=== Section Start ===

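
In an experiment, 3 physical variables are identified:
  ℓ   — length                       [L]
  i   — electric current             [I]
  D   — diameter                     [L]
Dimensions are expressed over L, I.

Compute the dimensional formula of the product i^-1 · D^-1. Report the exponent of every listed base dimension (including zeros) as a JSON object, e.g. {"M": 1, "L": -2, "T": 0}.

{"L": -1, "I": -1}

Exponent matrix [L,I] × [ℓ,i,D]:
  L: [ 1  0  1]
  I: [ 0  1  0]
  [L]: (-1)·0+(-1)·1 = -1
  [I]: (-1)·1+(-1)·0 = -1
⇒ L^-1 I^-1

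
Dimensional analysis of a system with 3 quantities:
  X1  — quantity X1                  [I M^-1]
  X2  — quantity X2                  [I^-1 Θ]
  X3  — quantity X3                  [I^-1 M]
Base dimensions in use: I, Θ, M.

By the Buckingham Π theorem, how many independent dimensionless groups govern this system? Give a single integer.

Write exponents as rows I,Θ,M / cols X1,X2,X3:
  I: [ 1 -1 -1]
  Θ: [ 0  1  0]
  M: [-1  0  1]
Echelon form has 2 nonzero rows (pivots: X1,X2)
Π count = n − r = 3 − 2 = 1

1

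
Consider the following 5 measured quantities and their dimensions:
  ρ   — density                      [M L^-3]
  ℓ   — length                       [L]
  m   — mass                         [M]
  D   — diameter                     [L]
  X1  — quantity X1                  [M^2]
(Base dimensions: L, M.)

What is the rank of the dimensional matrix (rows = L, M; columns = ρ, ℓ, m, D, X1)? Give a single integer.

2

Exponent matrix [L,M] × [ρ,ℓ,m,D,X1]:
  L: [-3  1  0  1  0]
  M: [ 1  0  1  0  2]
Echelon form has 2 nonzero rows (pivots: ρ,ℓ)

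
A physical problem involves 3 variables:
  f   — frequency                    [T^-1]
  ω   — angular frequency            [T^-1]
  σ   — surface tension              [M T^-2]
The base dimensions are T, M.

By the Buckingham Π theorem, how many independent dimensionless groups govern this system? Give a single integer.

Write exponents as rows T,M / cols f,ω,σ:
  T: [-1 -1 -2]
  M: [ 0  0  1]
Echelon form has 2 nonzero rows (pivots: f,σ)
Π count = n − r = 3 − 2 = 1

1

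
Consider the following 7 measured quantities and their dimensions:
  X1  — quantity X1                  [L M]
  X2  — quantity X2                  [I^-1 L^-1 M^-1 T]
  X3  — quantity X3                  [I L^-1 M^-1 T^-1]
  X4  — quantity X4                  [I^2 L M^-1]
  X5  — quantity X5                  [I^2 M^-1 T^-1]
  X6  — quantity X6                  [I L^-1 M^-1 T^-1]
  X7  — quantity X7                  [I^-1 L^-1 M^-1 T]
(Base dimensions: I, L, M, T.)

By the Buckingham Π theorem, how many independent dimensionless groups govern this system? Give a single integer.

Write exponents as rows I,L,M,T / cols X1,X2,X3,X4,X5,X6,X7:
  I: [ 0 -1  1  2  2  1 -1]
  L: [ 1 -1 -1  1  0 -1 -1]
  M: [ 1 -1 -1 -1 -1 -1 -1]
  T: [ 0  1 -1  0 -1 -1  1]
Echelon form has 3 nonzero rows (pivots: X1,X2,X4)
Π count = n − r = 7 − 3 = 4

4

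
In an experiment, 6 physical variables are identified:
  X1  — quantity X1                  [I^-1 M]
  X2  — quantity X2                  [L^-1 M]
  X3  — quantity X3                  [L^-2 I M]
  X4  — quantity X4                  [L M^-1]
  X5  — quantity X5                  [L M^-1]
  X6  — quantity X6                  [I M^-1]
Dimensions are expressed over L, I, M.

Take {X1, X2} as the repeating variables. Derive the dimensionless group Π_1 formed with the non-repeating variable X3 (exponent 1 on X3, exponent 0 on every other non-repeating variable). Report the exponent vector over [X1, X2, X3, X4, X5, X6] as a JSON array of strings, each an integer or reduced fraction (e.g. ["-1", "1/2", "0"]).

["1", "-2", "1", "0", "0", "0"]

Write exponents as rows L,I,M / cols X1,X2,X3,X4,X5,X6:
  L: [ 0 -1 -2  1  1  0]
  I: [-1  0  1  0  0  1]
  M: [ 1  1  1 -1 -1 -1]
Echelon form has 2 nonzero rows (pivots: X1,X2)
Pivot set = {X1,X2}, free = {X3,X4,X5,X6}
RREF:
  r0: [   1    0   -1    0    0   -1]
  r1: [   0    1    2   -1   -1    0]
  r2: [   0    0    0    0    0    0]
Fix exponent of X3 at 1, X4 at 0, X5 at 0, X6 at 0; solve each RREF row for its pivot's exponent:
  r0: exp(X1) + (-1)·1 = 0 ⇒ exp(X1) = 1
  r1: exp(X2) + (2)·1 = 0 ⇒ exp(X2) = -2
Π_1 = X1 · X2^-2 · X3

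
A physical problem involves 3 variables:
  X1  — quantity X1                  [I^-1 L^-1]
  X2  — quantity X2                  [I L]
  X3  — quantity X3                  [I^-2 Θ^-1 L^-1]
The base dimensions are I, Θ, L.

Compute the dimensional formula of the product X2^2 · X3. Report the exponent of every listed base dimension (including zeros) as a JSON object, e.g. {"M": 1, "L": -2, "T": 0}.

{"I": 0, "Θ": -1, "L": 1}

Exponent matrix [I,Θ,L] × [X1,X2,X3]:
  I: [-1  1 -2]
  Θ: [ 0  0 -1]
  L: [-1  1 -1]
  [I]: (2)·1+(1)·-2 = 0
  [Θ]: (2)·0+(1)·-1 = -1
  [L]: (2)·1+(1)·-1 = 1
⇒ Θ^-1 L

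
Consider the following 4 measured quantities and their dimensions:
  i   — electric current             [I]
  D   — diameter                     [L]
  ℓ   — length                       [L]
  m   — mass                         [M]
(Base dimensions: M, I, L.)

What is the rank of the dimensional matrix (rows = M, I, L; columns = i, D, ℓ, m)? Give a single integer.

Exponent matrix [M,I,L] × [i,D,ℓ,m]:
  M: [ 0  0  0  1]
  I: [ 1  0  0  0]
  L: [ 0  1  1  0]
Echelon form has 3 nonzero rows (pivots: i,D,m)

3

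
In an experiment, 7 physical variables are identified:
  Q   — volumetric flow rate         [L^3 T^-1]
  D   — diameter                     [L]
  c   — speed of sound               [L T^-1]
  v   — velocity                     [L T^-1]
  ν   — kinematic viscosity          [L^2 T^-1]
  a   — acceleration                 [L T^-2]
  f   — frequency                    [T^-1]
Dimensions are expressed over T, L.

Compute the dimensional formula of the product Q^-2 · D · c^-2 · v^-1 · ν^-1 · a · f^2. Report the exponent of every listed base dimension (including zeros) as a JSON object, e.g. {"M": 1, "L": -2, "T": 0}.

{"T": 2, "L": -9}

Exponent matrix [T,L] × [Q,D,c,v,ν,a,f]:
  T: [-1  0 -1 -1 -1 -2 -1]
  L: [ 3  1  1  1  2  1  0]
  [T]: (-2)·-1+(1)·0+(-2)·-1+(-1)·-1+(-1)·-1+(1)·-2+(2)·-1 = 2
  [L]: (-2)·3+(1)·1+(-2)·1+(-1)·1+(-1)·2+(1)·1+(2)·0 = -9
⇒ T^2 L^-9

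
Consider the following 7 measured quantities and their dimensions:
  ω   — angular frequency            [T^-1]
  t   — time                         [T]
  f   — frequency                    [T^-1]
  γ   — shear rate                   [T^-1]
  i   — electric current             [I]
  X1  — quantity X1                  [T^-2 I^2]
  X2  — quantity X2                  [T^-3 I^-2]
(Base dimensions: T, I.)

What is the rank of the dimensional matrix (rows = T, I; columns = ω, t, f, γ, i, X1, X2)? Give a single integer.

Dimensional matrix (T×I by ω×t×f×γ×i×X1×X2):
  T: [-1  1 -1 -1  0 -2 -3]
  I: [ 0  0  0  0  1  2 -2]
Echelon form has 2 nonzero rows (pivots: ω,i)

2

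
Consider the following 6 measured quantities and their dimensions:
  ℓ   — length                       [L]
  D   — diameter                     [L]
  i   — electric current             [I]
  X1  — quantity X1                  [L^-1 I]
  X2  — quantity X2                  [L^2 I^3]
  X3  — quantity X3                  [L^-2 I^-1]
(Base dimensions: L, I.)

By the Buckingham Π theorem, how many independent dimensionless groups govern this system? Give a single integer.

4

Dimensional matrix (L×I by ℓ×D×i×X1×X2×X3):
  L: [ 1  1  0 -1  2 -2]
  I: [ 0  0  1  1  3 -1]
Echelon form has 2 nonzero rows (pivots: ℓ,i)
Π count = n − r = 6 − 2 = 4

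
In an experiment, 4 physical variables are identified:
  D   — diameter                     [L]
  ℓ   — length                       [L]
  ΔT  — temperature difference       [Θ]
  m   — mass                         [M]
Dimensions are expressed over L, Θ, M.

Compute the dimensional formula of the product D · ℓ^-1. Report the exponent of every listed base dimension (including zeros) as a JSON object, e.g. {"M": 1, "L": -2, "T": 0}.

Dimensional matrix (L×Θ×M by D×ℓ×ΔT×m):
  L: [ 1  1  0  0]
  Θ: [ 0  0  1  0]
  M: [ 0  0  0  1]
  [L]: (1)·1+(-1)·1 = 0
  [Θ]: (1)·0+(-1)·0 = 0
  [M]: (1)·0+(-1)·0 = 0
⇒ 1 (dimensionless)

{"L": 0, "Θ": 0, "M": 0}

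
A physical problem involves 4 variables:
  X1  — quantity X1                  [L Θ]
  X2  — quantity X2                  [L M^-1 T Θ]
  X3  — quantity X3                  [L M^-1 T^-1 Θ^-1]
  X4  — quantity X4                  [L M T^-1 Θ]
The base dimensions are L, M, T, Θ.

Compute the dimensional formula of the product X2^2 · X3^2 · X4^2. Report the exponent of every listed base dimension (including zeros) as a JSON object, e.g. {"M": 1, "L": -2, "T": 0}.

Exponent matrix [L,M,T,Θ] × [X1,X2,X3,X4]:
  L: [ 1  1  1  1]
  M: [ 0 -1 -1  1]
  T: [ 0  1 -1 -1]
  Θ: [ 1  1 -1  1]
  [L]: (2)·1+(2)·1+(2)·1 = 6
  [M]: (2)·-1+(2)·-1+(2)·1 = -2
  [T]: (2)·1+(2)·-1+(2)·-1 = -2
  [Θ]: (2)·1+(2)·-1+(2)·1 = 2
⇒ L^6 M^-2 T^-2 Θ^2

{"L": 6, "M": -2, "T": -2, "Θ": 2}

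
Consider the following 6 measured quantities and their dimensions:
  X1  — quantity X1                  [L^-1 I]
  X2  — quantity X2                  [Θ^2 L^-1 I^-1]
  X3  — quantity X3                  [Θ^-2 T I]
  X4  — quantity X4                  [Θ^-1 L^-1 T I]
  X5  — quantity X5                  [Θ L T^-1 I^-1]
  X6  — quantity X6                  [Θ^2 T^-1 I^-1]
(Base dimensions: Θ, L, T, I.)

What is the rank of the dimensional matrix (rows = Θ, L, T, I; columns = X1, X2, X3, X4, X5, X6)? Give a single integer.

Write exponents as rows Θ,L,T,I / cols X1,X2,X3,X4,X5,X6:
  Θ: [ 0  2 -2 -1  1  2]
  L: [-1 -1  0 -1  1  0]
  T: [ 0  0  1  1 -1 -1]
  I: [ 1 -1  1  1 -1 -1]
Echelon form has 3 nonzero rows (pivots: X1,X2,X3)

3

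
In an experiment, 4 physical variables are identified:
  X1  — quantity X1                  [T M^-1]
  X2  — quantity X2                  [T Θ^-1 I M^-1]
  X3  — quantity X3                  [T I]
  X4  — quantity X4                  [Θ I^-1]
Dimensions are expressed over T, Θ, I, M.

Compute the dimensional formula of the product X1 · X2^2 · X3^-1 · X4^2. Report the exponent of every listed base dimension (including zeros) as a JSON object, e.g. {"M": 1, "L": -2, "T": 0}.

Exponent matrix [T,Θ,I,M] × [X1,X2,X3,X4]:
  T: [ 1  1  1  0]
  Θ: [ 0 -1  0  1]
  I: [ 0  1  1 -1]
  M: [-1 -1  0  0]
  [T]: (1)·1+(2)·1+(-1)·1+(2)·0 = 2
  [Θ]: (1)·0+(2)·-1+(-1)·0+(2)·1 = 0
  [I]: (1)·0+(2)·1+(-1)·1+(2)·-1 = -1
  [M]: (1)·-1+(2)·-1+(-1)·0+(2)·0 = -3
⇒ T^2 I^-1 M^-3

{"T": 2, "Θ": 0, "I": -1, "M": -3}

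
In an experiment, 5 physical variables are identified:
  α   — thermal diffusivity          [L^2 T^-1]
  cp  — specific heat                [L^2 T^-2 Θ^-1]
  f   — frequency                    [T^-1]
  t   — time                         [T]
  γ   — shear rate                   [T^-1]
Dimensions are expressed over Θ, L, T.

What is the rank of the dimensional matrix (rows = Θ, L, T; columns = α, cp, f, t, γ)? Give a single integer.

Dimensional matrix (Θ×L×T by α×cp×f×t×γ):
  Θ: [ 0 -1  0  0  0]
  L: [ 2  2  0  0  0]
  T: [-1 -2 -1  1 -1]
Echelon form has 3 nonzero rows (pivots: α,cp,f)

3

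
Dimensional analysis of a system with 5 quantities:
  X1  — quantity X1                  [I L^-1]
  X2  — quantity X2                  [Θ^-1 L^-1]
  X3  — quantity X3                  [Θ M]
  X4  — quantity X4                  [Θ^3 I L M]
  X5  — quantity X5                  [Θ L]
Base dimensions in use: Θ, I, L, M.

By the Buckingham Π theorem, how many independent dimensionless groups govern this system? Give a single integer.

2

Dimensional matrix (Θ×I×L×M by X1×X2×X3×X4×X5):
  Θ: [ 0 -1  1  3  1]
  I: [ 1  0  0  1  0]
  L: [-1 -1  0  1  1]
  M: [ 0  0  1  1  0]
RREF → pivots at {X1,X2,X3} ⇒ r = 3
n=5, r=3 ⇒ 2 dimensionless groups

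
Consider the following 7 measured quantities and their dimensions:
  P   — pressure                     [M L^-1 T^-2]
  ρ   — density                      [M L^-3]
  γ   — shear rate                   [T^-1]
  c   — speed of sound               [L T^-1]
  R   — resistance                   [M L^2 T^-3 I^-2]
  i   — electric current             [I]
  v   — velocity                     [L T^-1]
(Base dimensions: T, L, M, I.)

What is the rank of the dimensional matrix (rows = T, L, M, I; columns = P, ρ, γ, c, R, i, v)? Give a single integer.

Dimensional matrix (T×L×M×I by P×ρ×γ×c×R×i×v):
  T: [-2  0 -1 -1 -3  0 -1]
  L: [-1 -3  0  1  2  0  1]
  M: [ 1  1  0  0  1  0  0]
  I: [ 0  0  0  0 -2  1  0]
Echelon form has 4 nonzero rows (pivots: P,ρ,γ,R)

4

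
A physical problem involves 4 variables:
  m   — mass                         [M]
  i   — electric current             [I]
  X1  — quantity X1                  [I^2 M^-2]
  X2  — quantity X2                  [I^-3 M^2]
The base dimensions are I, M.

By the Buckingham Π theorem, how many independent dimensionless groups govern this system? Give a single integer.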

=== Section End ===

* **WORK REQUIRED**
Of all the entries above, output exactly the lines between the one holding "Dimensional analysis of a system with 5" and the one holding "[Θ^3 I L M]", inclusive.

* **ANSWER BOX**
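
Dimensional analysis of a system with 5 quantities:
  X1  — quantity X1                  [I L^-1]
  X2  — quantity X2                  [Θ^-1 L^-1]
  X3  — quantity X3                  [Θ M]
  X4  — quantity X4                  [Θ^3 I L M]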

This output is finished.